▶ Exercise objective: Each line from the one that contains "Quality-control analysis of" to the last line of the records below must be restated word for word.

(Stored data)

========================================

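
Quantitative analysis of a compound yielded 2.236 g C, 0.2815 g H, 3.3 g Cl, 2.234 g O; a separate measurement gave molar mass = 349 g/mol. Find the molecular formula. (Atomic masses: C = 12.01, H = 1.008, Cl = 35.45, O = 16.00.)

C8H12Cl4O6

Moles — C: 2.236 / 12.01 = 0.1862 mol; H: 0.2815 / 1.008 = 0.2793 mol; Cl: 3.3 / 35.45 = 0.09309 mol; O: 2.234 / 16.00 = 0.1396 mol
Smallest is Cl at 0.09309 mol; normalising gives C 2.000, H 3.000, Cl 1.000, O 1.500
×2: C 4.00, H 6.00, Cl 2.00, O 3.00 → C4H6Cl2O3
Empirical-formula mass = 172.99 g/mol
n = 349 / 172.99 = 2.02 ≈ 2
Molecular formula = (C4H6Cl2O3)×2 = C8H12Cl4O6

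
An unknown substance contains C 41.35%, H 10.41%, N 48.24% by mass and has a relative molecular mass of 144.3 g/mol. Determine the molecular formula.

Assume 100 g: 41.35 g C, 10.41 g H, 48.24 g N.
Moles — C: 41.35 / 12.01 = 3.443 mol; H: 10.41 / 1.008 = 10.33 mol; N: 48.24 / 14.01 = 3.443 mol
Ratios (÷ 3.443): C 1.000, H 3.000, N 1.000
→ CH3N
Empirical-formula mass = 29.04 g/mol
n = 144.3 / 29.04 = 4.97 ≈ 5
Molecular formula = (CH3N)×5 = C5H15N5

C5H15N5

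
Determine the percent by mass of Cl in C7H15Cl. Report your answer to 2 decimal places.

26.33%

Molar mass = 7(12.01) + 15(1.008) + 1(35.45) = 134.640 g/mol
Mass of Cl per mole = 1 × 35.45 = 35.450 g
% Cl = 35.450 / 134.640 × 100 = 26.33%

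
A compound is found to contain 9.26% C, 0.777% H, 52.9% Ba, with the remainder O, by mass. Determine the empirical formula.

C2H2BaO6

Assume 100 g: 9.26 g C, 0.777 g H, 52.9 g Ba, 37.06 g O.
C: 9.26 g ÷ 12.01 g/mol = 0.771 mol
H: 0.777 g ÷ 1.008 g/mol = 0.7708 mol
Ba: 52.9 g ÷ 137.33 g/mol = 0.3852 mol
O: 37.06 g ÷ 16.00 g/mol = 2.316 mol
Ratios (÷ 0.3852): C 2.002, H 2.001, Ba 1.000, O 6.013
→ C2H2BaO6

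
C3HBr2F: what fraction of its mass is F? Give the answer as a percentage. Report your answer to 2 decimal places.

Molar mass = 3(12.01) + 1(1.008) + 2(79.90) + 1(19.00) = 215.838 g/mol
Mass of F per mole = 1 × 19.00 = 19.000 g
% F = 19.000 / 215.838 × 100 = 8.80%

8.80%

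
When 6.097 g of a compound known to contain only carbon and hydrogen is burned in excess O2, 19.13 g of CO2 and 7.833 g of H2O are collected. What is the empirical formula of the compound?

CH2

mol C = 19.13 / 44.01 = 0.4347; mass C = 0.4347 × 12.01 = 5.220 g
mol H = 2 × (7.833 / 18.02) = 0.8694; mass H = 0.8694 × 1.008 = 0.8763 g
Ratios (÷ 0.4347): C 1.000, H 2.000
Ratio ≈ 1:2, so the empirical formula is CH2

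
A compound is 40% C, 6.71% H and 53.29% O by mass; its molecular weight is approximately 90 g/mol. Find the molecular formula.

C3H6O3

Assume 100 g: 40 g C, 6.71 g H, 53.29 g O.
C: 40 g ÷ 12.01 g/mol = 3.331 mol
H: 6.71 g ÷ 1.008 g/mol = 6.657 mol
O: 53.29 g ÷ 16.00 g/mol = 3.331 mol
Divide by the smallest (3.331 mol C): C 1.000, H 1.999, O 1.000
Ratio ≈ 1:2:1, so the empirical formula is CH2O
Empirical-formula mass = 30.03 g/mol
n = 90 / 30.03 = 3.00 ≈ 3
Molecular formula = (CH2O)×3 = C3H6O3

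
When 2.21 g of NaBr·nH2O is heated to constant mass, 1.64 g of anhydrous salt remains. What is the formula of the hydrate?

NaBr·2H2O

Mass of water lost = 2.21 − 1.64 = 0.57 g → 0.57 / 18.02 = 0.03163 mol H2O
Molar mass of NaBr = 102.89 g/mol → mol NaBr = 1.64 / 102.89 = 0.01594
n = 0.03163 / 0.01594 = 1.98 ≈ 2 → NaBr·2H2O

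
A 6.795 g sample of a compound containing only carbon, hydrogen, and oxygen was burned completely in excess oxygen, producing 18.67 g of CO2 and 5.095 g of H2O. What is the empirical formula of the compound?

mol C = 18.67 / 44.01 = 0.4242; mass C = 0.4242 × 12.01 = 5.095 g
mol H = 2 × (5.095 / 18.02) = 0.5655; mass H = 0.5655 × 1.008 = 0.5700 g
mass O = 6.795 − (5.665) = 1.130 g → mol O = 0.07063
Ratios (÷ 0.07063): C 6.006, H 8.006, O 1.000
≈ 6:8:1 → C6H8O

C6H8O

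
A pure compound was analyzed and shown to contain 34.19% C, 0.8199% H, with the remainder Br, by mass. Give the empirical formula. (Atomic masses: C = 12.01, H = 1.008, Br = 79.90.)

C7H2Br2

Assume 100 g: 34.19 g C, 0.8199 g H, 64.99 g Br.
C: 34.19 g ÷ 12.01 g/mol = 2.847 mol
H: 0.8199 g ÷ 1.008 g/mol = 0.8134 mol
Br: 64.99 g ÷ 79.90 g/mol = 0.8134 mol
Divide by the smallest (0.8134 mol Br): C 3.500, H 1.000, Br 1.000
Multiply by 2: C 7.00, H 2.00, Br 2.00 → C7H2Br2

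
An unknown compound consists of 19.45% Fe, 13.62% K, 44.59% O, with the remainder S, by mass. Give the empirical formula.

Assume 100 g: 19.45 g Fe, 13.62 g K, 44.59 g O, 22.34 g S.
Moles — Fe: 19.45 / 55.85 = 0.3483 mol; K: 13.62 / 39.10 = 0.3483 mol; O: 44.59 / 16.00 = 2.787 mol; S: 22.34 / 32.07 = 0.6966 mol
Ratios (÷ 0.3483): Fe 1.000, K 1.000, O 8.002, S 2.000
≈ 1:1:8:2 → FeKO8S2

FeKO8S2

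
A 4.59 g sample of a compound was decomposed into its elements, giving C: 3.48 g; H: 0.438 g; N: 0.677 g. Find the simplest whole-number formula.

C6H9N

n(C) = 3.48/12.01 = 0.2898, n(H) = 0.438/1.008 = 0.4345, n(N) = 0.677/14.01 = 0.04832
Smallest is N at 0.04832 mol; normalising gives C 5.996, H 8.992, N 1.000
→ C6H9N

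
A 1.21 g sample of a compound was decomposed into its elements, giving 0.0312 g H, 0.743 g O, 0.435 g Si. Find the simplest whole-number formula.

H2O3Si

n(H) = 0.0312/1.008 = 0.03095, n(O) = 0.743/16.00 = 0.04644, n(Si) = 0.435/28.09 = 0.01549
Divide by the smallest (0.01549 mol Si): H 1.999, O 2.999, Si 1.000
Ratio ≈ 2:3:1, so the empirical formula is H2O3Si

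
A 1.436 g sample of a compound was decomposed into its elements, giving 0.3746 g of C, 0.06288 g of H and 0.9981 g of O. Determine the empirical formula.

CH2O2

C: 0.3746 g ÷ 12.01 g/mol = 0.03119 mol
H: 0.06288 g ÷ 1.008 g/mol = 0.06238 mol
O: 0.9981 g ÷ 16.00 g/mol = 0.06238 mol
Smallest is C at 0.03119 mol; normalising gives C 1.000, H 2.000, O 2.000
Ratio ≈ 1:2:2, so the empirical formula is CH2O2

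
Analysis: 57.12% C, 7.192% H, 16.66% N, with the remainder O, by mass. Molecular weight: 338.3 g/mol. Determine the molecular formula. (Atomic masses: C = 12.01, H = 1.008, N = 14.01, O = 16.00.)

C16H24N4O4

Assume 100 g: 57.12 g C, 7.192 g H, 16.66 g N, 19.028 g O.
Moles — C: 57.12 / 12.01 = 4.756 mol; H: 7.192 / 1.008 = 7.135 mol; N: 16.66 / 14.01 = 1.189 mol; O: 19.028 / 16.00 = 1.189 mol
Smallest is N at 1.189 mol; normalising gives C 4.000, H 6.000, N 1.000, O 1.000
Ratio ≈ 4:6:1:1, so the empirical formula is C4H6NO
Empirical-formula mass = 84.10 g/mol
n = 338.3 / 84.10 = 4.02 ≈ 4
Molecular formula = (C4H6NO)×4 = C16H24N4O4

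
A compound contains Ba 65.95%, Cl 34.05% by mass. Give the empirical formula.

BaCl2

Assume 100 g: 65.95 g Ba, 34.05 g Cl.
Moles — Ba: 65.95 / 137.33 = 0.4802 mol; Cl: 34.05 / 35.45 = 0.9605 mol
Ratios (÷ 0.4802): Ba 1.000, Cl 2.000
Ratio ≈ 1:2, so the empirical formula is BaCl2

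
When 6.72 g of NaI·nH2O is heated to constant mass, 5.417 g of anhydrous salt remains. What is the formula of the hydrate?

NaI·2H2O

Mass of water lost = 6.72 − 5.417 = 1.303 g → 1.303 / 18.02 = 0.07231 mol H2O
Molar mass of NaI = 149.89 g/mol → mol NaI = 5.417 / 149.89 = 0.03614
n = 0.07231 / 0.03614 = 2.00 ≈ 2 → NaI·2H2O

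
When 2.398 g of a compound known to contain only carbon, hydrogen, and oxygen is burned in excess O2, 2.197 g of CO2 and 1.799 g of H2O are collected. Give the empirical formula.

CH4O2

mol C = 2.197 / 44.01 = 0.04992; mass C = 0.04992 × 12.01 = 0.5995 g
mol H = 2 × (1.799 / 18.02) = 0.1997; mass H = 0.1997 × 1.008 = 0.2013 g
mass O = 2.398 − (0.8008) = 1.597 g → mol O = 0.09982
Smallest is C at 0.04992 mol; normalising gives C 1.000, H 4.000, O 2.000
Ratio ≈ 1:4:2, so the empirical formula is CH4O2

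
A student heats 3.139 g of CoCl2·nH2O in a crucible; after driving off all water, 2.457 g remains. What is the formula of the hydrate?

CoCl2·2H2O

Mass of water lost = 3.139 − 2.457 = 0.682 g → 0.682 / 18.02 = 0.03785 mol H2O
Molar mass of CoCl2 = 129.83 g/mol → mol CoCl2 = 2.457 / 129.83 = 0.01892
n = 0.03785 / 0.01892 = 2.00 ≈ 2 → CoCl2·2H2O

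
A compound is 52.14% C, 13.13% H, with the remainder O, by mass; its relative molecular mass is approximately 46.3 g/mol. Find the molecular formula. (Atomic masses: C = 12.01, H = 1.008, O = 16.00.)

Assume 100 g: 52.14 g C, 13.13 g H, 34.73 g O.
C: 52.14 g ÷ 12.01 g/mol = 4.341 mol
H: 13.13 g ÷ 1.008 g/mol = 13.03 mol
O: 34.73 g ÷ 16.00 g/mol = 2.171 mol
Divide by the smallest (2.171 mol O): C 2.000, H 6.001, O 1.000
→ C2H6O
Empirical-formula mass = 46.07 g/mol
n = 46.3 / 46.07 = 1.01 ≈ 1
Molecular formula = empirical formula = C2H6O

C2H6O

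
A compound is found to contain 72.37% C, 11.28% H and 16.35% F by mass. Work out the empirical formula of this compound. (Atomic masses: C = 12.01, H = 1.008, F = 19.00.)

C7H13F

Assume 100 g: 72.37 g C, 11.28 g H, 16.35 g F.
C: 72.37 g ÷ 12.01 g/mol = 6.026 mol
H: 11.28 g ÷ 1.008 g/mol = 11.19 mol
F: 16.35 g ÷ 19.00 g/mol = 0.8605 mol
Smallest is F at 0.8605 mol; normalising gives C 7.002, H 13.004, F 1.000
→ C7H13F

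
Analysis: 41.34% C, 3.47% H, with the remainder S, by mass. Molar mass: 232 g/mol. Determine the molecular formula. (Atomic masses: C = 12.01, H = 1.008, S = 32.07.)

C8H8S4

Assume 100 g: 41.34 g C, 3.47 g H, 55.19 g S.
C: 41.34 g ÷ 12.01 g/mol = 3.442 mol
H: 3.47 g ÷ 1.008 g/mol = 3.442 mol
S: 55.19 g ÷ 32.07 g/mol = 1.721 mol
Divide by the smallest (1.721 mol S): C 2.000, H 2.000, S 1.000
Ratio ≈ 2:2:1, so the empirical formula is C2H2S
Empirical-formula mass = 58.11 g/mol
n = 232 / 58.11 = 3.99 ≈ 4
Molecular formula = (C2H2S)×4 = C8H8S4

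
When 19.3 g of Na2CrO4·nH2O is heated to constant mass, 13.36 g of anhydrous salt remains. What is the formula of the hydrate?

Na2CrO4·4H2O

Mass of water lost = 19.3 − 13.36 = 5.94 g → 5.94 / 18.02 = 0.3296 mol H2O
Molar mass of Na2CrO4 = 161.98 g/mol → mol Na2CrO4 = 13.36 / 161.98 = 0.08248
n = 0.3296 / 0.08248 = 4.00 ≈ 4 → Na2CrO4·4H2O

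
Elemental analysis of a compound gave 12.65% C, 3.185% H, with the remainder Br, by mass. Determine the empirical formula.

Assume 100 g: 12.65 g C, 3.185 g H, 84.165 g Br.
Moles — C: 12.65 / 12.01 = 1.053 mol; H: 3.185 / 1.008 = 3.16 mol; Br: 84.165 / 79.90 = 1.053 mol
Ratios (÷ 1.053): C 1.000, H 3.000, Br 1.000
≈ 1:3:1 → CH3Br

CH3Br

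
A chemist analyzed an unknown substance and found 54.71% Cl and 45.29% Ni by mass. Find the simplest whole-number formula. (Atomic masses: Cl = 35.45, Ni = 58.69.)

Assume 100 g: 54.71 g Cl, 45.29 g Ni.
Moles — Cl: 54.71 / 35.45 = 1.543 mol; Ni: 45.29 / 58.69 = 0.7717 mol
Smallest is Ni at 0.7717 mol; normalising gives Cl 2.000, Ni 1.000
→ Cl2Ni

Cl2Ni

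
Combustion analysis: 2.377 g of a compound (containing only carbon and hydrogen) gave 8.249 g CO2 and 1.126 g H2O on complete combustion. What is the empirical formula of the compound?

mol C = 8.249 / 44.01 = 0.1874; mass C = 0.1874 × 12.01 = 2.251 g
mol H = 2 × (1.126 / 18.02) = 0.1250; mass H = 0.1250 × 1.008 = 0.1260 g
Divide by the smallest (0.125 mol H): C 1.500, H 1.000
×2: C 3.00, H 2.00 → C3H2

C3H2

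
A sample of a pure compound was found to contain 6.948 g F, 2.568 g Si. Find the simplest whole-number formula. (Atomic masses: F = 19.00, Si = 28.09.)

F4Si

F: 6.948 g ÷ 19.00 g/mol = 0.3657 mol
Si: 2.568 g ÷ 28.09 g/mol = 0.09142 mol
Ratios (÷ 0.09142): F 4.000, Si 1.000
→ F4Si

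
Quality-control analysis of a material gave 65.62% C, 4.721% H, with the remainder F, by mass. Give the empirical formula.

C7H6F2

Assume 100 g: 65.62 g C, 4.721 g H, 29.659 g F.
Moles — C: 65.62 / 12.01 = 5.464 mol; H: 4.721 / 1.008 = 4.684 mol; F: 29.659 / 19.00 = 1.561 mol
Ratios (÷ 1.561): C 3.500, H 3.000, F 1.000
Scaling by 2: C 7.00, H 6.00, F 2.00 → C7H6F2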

========================================

▶ Reply:
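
Quality-control analysis of a material gave 65.62% C, 4.721% H, with the remainder F, by mass. Give the empirical formula.

C7H6F2

Assume 100 g: 65.62 g C, 4.721 g H, 29.659 g F.
Moles — C: 65.62 / 12.01 = 5.464 mol; H: 4.721 / 1.008 = 4.684 mol; F: 29.659 / 19.00 = 1.561 mol
Ratios (÷ 1.561): C 3.500, H 3.000, F 1.000
Scaling by 2: C 7.00, H 6.00, F 2.00 → C7H6F2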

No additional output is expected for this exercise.